§ Data extract:
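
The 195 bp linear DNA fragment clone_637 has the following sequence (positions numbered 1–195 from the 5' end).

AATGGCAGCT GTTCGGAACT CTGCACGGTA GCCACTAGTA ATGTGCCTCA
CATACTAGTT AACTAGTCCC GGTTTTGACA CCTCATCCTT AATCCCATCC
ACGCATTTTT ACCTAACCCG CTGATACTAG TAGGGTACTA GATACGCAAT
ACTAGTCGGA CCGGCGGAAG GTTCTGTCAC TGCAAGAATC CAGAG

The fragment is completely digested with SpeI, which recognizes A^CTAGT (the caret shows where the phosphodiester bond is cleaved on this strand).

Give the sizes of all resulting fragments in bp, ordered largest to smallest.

64, 44, 34, 25, 20, 8 bp

SpeI sites (ACTAGT) start at positions 34, 54, 62, 126, 151.
SpeI cuts after the first base of each site, so after positions 34, 54, 62, 126, 151.
Linear molecule, 5 cuts → 6 fragments:
  1–34 → 34 bp
  35–54 → 20 bp
  55–62 → 8 bp
  63–126 → 64 bp
  127–151 → 25 bp
  152–195 → 44 bp
Sorted largest to smallest: 64, 44, 34, 25, 20, 8 bp.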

§ Task goal:
Return the entries above in full and exactly as written.

§ Exercise solution:
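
The 195 bp linear DNA fragment clone_637 has the following sequence (positions numbered 1–195 from the 5' end).

AATGGCAGCT GTTCGGAACT CTGCACGGTA GCCACTAGTA ATGTGCCTCA
CATACTAGTT AACTAGTCCC GGTTTTGACA CCTCATCCTT AATCCCATCC
ACGCATTTTT ACCTAACCCG CTGATACTAG TAGGGTACTA GATACGCAAT
ACTAGTCGGA CCGGCGGAAG GTTCTGTCAC TGCAAGAATC CAGAG

The fragment is completely digested with SpeI, which recognizes A^CTAGT (the caret shows where the phosphodiester bond is cleaved on this strand).

Give the sizes of all resulting fragments in bp, ordered largest to smallest.

64, 44, 34, 25, 20, 8 bp

SpeI sites (ACTAGT) start at positions 34, 54, 62, 126, 151.
SpeI cuts after the first base of each site, so after positions 34, 54, 62, 126, 151.
Linear molecule, 5 cuts → 6 fragments:
  1–34 → 34 bp
  35–54 → 20 bp
  55–62 → 8 bp
  63–126 → 64 bp
  127–151 → 25 bp
  152–195 → 44 bp
Sorted largest to smallest: 64, 44, 34, 25, 20, 8 bp.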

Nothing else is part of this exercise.